Among the entries below, how many lines contain the string "deviations"? Only the number is wanted.

─── MATERIALS PROVIDED ───

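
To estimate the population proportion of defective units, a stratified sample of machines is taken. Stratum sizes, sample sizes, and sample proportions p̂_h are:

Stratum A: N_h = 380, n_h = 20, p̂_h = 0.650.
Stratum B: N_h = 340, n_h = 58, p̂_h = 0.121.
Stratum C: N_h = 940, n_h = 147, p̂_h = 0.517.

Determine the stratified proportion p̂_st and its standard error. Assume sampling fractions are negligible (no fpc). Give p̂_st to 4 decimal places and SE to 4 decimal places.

p̂_st ≈ 0.4663, SE ≈ 0.0354

N = 1660; stratum weights W_h = N_h/N.
p̂_st = Σ W_h p̂_h = (380·0.650 + 340·0.121 + 940·0.517)/1660 = 0.46634
V̂(p̂_st) = Σ W_h² p̂_h(1−p̂_h)/(n_h−1):
  stratum A: (380/1660)²·0.650·0.350/19 = 0.00062745
  stratum B: (340/1660)²·0.121·0.879/57 = 7.82782e-05
  stratum C: (940/1660)²·0.517·0.483/146 = 0.000548434
V̂(p̂_st) = 0.00125416; SE = √V̂ = 0.0354141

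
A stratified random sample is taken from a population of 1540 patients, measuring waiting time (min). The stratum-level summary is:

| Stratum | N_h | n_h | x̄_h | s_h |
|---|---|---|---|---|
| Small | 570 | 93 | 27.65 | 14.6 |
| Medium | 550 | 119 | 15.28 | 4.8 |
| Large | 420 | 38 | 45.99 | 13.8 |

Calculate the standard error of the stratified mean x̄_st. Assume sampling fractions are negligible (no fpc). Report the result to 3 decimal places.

SE(x̄_st) ≈ 0.843

V̂(x̄_st) = Σ W_h² s_h²/n_h, with W_h = N_h/N and N = 1540:
  stratum Small: (570/1540)²·14.6²/93 = 0.314001
  stratum Medium: (550/1540)²·4.8²/119 = 0.0246956
  stratum Large: (420/1540)²·13.8²/38 = 0.372762
V̂(x̄_st) = 0.711459
SE(x̄_st) = √0.711459 = 0.84348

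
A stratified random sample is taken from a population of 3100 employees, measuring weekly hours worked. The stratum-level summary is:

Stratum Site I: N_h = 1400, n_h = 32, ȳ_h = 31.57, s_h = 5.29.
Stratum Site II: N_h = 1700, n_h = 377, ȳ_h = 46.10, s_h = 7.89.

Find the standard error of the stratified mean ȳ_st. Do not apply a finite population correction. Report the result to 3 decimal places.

SE(ȳ_st) ≈ 0.478

V̂(ȳ_st) = Σ W_h² s_h²/n_h, with W_h = N_h/N and N = 3100:
  stratum Site I: (1400/3100)²·5.29²/32 = 0.178359
  stratum Site II: (1700/3100)²·7.89²/377 = 0.0496578
V̂(ȳ_st) = 0.228016
SE(ȳ_st) = √0.228016 = 0.477511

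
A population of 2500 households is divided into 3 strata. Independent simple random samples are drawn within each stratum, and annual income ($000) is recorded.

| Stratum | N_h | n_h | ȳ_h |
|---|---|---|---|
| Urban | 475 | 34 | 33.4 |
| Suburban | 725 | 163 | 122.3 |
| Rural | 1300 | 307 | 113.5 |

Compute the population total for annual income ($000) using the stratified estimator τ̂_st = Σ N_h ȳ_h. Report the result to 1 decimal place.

τ̂_st ≈ 252082.5

τ̂_st = Σ N_h ȳ_h = 475·33.4 + 725·122.3 + 1300·113.5 = 252082.5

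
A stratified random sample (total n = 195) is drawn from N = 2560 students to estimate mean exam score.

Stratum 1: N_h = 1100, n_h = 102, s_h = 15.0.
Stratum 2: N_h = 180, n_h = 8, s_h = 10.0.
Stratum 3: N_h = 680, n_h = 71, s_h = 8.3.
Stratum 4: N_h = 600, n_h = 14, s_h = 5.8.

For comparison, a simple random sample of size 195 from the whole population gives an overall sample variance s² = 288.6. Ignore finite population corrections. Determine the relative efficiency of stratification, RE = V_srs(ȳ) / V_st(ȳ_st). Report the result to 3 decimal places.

V̂(ȳ_st) = Σ W_h² s_h²/n_h, with W_h = N_h/N and N = 2560:
  stratum 1: (1100/2560)²·15.0²/102 = 0.407275
  stratum 2: (180/2560)²·10.0²/8 = 0.0617981
  stratum 3: (680/2560)²·8.3²/71 = 0.0684598
  stratum 4: (600/2560)²·5.8²/14 = 0.131993
V_st = 0.669526
V_srs = s²/n = 288.6/195 = 1.48
Relative efficiency = V_srs / V_st = 1.48/0.669526 = 2.2105

RE ≈ 2.211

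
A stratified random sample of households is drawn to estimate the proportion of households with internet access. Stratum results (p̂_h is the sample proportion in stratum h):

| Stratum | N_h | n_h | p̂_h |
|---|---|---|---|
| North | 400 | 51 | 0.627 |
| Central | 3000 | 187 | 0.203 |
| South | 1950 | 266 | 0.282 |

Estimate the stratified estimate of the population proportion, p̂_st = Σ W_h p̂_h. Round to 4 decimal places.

N = 5350; stratum weights W_h = N_h/N.
p̂_st = Σ W_h p̂_h = (400·0.627 + 3000·0.203 + 1950·0.282)/5350 = 0.26350

p̂_st ≈ 0.2635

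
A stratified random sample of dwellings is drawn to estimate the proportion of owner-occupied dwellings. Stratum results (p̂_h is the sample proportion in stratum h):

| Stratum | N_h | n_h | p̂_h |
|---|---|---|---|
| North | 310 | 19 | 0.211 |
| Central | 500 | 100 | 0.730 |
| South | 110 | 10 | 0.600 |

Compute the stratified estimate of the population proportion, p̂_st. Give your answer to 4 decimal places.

p̂_st ≈ 0.5396

N = 920; stratum weights W_h = N_h/N.
p̂_st = Σ W_h p̂_h = (310·0.211 + 500·0.730 + 110·0.600)/920 = 0.53958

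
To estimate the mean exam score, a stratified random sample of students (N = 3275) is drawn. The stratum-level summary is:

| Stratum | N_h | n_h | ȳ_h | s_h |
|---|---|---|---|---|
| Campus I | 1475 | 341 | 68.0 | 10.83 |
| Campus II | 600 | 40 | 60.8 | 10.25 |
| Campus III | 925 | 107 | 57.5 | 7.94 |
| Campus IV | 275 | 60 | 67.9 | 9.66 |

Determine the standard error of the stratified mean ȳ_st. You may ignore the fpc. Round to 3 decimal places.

V̂(ȳ_st) = Σ W_h² s_h²/n_h, with W_h = N_h/N and N = 3275:
  stratum Campus I: (1475/3275)²·10.83²/341 = 0.0697692
  stratum Campus II: (600/3275)²·10.25²/40 = 0.0881592
  stratum Campus III: (925/3275)²·7.94²/107 = 0.0470022
  stratum Campus IV: (275/3275)²·9.66²/60 = 0.0109659
V̂(ȳ_st) = 0.215897
SE(ȳ_st) = √0.215897 = 0.464647

SE(ȳ_st) ≈ 0.465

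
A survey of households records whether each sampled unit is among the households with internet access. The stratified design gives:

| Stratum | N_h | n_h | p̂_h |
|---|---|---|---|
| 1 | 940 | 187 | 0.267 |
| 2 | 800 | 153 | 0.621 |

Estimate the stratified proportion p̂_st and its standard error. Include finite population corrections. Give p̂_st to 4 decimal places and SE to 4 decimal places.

N = 1740; stratum weights W_h = N_h/N.
p̂_st = Σ W_h p̂_h = (940·0.267 + 800·0.621)/1740 = 0.42976
V̂(p̂_st) = Σ W_h² (1 − n_h/N_h) p̂_h(1−p̂_h)/(n_h−1):
  stratum 1: (940/1740)²·(1 − 187/940)·0.267·0.733/186 = 0.000245995
  stratum 2: (800/1740)²·(1 − 153/800)·0.621·0.379/152 = 0.000264718
V̂(p̂_st) = 0.000510713; SE = √V̂ = 0.022599

p̂_st ≈ 0.4298, SE ≈ 0.0226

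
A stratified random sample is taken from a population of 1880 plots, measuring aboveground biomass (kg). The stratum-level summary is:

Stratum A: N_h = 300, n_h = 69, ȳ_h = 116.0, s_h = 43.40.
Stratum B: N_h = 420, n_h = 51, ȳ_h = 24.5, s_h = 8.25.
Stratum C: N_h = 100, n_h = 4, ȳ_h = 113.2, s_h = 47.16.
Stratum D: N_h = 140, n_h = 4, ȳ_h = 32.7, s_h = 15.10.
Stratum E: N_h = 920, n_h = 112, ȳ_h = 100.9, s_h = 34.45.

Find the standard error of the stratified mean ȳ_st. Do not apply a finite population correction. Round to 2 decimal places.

V̂(ȳ_st) = Σ W_h² s_h²/n_h, with W_h = N_h/N and N = 1880:
  stratum A: (300/1880)²·43.40²/69 = 0.695116
  stratum B: (420/1880)²·8.25²/51 = 0.0666071
  stratum C: (100/1880)²·47.16²/4 = 1.57316
  stratum D: (140/1880)²·15.10²/4 = 0.316107
  stratum E: (920/1880)²·34.45²/112 = 2.53758
V̂(ȳ_st) = 5.18857
SE(ȳ_st) = √5.18857 = 2.27784

SE(ȳ_st) ≈ 2.28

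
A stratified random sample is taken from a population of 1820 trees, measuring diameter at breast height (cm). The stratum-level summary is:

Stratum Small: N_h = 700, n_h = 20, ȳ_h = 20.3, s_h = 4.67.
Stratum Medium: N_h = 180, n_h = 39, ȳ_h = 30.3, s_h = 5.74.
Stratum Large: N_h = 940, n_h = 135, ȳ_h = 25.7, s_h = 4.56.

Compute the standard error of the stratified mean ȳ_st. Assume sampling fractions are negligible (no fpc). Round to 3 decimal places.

V̂(ȳ_st) = Σ W_h² s_h²/n_h, with W_h = N_h/N and N = 1820:
  stratum Small: (700/1820)²·4.67²/20 = 0.161308
  stratum Medium: (180/1820)²·5.74²/39 = 0.00826345
  stratum Large: (940/1820)²·4.56²/135 = 0.0410874
V̂(ȳ_st) = 0.210659
SE(ȳ_st) = √0.210659 = 0.458976

SE(ȳ_st) ≈ 0.459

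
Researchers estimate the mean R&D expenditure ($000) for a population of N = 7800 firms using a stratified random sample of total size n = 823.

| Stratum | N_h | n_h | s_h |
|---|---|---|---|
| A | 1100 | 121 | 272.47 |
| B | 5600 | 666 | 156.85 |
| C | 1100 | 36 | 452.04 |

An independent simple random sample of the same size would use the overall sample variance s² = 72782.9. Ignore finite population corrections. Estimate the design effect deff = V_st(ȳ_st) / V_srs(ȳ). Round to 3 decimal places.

V̂(ȳ_st) = Σ W_h² s_h²/n_h, with W_h = N_h/N and N = 7800:
  stratum A: (1100/7800)²·272.47²/121 = 12.2025
  stratum B: (5600/7800)²·156.85²/666 = 19.0406
  stratum C: (1100/7800)²·452.04²/36 = 112.888
V_st = 144.131
V_srs = s²/n = 72782.9/823 = 88.4361
deff = V_st / V_srs = 144.131/88.4361 = 1.6298

deff ≈ 1.630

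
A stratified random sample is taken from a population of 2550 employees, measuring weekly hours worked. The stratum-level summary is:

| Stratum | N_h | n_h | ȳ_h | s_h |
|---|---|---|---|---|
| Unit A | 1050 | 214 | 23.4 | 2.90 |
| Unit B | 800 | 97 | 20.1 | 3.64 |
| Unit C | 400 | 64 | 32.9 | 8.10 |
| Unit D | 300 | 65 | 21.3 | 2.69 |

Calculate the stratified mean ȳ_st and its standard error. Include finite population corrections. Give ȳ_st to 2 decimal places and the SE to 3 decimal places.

ȳ_st ≈ 23.61, SE ≈ 0.199

ȳ_st = Σ W_h ȳ_h = (1050·23.4 + 800·20.1 + 400·32.9 + 300·21.3)/2550 = 23.60784
V̂(ȳ_st) = Σ W_h² (1 − n_h/N_h) s_h²/n_h, with W_h = N_h/N and N = 2550:
  stratum Unit A: (1050/2550)²·(1 − 214/1050)·2.90²/214 = 0.00530515
  stratum Unit B: (800/2550)²·(1 − 97/800)·3.64²/97 = 0.011814
  stratum Unit C: (400/2550)²·(1 − 64/400)·8.10²/64 = 0.0211889
  stratum Unit D: (300/2550)²·(1 − 65/300)·2.69²/65 = 0.00120698
V̂(ȳ_st) = 0.039515
SE(ȳ_st) = √0.039515 = 0.198784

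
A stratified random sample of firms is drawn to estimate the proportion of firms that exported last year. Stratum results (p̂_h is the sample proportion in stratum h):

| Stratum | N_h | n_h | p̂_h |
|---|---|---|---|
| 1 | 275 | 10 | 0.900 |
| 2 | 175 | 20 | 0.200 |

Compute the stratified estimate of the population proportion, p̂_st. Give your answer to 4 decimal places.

N = 450; stratum weights W_h = N_h/N.
p̂_st = Σ W_h p̂_h = (275·0.900 + 175·0.200)/450 = 0.62778

p̂_st ≈ 0.6278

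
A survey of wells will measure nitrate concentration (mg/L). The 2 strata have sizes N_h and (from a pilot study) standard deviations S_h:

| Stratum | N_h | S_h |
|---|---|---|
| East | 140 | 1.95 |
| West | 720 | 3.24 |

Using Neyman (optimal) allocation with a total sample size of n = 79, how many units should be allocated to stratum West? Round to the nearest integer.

71

Neyman allocation: n_h = n · N_h S_h / Σ N_i S_i, with n = 79.
  stratum East: N_h·S_h = 140·1.95 = 273.00
  stratum West: N_h·S_h = 720·3.24 = 2332.80
Σ N_h S_h = 2605.80
n for stratum West = 79·2332.80/2605.80 = 70.723 → 71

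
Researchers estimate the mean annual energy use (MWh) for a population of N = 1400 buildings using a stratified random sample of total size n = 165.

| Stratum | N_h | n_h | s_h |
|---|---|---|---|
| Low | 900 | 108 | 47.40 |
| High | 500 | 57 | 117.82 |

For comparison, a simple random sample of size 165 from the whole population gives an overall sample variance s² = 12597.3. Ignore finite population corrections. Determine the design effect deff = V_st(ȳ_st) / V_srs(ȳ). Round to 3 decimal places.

deff ≈ 0.519

V̂(ȳ_st) = Σ W_h² s_h²/n_h, with W_h = N_h/N and N = 1400:
  stratum Low: (900/1400)²·47.40²/108 = 8.5973
  stratum High: (500/1400)²·117.82²/57 = 31.0633
V_st = 39.6606
V_srs = s²/n = 12597.3/165 = 76.3473
deff = V_st / V_srs = 39.6606/76.3473 = 0.5195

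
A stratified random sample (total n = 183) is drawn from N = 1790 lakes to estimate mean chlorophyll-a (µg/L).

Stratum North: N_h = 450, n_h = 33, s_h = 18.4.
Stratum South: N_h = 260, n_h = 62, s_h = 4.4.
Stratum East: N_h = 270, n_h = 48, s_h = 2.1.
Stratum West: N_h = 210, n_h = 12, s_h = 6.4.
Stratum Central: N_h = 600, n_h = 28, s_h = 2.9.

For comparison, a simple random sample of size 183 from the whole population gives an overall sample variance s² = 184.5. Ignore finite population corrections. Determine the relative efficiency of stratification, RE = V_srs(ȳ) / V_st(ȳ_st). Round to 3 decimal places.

V̂(ȳ_st) = Σ W_h² s_h²/n_h, with W_h = N_h/N and N = 1790:
  stratum North: (450/1790)²·18.4²/33 = 0.648397
  stratum South: (260/1790)²·4.4²/62 = 0.00658801
  stratum East: (270/1790)²·2.1²/48 = 0.00209035
  stratum West: (210/1790)²·6.4²/12 = 0.0469798
  stratum Central: (600/1790)²·2.9²/28 = 0.0337469
V_st = 0.737802
V_srs = s²/n = 184.5/183 = 1.0082
Relative efficiency = V_srs / V_st = 1.0082/0.737802 = 1.3665

RE ≈ 1.366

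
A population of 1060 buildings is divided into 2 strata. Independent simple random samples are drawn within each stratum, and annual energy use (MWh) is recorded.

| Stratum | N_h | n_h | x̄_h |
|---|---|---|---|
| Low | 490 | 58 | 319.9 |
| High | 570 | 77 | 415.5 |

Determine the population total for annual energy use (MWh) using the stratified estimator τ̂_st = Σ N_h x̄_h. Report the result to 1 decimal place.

τ̂_st ≈ 393586.0

τ̂_st = Σ N_h x̄_h = 490·319.9 + 570·415.5 = 393586.0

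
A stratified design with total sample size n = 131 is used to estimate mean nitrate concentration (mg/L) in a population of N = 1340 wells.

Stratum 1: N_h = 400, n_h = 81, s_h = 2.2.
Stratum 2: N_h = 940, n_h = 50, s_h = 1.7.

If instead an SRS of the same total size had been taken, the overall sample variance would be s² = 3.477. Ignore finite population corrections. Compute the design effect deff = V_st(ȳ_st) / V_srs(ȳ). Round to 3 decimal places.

deff ≈ 1.272

V̂(ȳ_st) = Σ W_h² s_h²/n_h, with W_h = N_h/N and N = 1340:
  stratum 1: (400/1340)²·2.2²/81 = 0.0053244
  stratum 2: (940/1340)²·1.7²/50 = 0.0284429
V_st = 0.0337673
V_srs = s²/n = 3.477/131 = 0.026542
deff = V_st / V_srs = 0.0337673/0.026542 = 1.2722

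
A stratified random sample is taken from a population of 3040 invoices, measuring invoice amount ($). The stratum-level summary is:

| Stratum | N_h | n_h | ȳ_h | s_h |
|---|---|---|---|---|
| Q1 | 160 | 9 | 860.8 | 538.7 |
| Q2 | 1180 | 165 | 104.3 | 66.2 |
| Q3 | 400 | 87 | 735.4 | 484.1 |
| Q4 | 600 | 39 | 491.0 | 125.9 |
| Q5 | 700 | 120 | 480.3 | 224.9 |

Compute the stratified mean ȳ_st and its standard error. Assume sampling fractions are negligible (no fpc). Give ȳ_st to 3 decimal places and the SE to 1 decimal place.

ȳ_st = Σ W_h ȳ_h = (160·860.8 + 1180·104.3 + 400·735.4 + 600·491.0 + 700·480.3)/3040 = 390.05658
V̂(ȳ_st) = Σ W_h² s_h²/n_h, with W_h = N_h/N and N = 3040:
  stratum Q1: (160/3040)²·538.7²/9 = 89.3191
  stratum Q2: (1180/3040)²·66.2²/165 = 4.00174
  stratum Q3: (400/3040)²·484.1²/87 = 46.6363
  stratum Q4: (600/3040)²·125.9²/39 = 15.8322
  stratum Q5: (700/3040)²·224.9²/120 = 22.3484
V̂(ȳ_st) = 178.138
SE(ȳ_st) = √178.138 = 13.3468

ȳ_st ≈ 390.057, SE ≈ 13.3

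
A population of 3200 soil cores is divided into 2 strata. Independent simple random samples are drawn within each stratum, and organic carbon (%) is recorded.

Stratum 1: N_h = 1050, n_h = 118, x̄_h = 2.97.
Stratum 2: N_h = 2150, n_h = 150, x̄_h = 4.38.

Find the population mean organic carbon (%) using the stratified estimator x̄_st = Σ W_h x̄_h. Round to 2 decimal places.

x̄_st ≈ 3.92

N = Σ N_h = 3200. Stratum weights W_h = N_h/N.
x̄_st = (1050·2.97 + 2150·4.38) / 3200 = 3.9173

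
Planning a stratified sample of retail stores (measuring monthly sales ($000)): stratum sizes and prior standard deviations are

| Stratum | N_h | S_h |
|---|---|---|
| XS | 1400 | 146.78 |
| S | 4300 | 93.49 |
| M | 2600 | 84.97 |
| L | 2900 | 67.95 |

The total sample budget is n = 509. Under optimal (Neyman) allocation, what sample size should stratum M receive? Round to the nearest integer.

Neyman allocation: n_h = n · N_h S_h / Σ N_i S_i, with n = 509.
  stratum XS: N_h·S_h = 1400·146.78 = 205492.00
  stratum S: N_h·S_h = 4300·93.49 = 402007.00
  stratum M: N_h·S_h = 2600·84.97 = 220922.00
  stratum L: N_h·S_h = 2900·67.95 = 197055.00
Σ N_h S_h = 1025476.00
n for stratum M = 509·220922.00/1025476.00 = 109.656 → 110

110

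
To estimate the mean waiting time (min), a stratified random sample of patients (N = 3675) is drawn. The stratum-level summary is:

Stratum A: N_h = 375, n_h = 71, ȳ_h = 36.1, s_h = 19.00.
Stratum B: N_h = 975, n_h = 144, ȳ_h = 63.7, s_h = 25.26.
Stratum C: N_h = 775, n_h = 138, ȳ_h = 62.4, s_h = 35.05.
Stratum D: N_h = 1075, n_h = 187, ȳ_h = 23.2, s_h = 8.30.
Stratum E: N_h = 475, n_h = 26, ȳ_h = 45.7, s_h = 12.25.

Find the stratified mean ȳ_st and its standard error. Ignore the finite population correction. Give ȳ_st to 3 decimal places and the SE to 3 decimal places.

ȳ_st = Σ W_h ȳ_h = (375·36.1 + 975·63.7 + 775·62.4 + 1075·23.2 + 475·45.7)/3675 = 46.43605
V̂(ȳ_st) = Σ W_h² s_h²/n_h, with W_h = N_h/N and N = 3675:
  stratum A: (375/3675)²·19.00²/71 = 0.0529416
  stratum B: (975/3675)²·25.26²/144 = 0.311888
  stratum C: (775/3675)²·35.05²/138 = 0.3959
  stratum D: (1075/3675)²·8.30²/187 = 0.0315222
  stratum E: (475/3675)²·12.25²/26 = 0.0964209
V̂(ȳ_st) = 0.888673
SE(ȳ_st) = √0.888673 = 0.942695

ȳ_st ≈ 46.436, SE ≈ 0.943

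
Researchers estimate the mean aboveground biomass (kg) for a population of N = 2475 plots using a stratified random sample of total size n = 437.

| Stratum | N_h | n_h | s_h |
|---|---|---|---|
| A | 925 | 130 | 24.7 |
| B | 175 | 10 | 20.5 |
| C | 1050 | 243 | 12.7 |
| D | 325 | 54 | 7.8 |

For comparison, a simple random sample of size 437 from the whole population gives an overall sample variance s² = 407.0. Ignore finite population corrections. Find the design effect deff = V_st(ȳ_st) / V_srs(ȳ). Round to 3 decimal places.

deff ≈ 1.079

V̂(ȳ_st) = Σ W_h² s_h²/n_h, with W_h = N_h/N and N = 2475:
  stratum A: (925/2475)²·24.7²/130 = 0.655516
  stratum B: (175/2475)²·20.5²/10 = 0.210104
  stratum C: (1050/2475)²·12.7²/243 = 0.119462
  stratum D: (325/2475)²·7.8²/54 = 0.0194273
V_st = 1.00451
V_srs = s²/n = 407.0/437 = 0.93135
deff = V_st / V_srs = 1.00451/0.93135 = 1.0786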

───

__THE COMPLETED TASK__: 2